**TASK DETAILS**. What are the lines, copied exactly, from the one containing "Methane gas (ρ" through the last line of the records below, both included?

**TASK DATA**.
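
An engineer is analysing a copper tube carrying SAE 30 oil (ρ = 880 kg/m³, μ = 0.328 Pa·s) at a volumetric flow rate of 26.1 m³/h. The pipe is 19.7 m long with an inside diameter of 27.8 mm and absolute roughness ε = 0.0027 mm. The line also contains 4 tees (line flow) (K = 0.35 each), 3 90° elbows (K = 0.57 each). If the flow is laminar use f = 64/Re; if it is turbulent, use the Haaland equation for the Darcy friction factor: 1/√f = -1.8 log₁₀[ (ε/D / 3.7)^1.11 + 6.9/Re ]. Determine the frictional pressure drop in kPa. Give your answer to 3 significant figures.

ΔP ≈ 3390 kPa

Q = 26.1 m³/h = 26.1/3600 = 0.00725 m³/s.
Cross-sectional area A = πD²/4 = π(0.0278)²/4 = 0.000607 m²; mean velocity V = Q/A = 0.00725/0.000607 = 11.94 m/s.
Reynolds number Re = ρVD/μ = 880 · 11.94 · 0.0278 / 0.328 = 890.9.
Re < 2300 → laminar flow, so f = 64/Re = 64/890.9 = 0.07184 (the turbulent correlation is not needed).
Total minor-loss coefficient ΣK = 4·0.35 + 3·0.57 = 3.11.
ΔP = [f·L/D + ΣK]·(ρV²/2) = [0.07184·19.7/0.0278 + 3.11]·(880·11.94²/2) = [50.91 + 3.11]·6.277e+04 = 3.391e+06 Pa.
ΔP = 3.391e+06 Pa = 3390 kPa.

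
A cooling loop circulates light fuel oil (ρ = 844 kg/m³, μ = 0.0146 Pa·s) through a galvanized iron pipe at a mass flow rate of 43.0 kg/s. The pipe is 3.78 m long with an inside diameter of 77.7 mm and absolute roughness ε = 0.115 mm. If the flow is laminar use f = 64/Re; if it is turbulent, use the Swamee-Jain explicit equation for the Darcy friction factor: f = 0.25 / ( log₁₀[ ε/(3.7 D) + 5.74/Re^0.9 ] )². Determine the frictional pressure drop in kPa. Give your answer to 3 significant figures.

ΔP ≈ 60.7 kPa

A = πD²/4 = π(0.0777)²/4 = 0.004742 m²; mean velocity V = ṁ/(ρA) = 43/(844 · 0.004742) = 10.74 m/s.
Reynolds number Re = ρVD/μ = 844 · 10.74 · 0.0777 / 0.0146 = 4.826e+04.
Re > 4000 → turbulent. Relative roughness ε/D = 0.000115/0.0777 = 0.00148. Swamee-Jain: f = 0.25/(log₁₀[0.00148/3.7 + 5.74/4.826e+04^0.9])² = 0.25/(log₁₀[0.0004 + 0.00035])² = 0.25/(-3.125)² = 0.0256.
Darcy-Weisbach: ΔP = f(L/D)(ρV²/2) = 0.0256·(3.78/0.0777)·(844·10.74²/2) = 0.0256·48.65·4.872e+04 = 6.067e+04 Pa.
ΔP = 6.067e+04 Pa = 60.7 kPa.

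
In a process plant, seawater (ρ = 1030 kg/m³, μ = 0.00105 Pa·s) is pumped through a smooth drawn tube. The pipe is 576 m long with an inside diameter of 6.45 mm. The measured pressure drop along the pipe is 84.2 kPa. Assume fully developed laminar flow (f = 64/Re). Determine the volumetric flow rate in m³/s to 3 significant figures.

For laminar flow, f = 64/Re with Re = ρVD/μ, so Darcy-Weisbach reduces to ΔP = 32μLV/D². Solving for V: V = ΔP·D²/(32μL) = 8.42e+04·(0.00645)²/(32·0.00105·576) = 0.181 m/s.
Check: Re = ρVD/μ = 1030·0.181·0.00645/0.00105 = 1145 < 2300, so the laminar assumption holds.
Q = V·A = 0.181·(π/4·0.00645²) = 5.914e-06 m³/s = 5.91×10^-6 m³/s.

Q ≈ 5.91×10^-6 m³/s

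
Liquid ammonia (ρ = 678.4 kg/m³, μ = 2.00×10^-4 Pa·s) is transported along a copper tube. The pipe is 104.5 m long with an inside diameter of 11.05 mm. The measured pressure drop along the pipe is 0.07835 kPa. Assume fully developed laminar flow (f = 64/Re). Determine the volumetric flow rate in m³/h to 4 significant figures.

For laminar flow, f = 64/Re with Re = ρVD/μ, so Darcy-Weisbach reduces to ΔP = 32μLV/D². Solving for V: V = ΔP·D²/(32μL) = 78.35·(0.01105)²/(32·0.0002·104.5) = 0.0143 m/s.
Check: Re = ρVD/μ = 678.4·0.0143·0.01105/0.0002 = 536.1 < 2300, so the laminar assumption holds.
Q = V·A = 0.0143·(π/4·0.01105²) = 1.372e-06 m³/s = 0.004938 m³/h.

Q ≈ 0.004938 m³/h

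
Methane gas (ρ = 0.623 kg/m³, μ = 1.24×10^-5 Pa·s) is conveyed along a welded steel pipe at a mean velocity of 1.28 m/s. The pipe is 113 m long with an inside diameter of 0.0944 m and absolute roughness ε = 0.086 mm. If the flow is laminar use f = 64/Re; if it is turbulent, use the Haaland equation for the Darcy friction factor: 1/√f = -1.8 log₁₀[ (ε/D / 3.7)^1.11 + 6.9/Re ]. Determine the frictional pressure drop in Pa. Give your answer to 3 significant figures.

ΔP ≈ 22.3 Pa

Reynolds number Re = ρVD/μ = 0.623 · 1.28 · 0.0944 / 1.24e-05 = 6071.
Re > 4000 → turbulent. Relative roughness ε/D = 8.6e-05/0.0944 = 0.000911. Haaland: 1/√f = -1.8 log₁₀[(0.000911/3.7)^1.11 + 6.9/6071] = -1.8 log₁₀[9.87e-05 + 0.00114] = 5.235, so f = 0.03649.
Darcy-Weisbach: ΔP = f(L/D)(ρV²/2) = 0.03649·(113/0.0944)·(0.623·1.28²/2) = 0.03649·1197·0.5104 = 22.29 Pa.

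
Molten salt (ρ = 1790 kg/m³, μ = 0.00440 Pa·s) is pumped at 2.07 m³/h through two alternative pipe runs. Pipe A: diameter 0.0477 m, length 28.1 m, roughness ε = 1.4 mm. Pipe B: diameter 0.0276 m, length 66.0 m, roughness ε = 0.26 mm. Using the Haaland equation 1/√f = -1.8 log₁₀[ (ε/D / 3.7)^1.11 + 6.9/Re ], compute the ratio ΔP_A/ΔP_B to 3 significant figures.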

**FINISHED EXERCISE**.
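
Methane gas (ρ = 0.623 kg/m³, μ = 1.24×10^-5 Pa·s) is conveyed along a welded steel pipe at a mean velocity of 1.28 m/s. The pipe is 113 m long with an inside diameter of 0.0944 m and absolute roughness ε = 0.086 mm. If the flow is laminar use f = 64/Re; if it is turbulent, use the Haaland equation for the Darcy friction factor: 1/√f = -1.8 log₁₀[ (ε/D / 3.7)^1.11 + 6.9/Re ]. Determine the frictional pressure drop in Pa. Give your answer to 3 significant figures.

ΔP ≈ 22.3 Pa

Reynolds number Re = ρVD/μ = 0.623 · 1.28 · 0.0944 / 1.24e-05 = 6071.
Re > 4000 → turbulent. Relative roughness ε/D = 8.6e-05/0.0944 = 0.000911. Haaland: 1/√f = -1.8 log₁₀[(0.000911/3.7)^1.11 + 6.9/6071] = -1.8 log₁₀[9.87e-05 + 0.00114] = 5.235, so f = 0.03649.
Darcy-Weisbach: ΔP = f(L/D)(ρV²/2) = 0.03649·(113/0.0944)·(0.623·1.28²/2) = 0.03649·1197·0.5104 = 22.29 Pa.

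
Molten salt (ρ = 1790 kg/m³, μ = 0.00440 Pa·s) is pumped at 2.07 m³/h through two alternative pipe runs. Pipe A: diameter 0.0477 m, length 28.1 m, roughness ε = 1.4 mm. Pipe B: diameter 0.0276 m, length 66.0 m, roughness ε = 0.26 mm. Using the Haaland equation 1/√f = -1.8 log₁₀[ (ε/D / 3.7)^1.11 + 6.9/Re ], compute the ratio ΔP_A/ΔP_B to 3 significant figures.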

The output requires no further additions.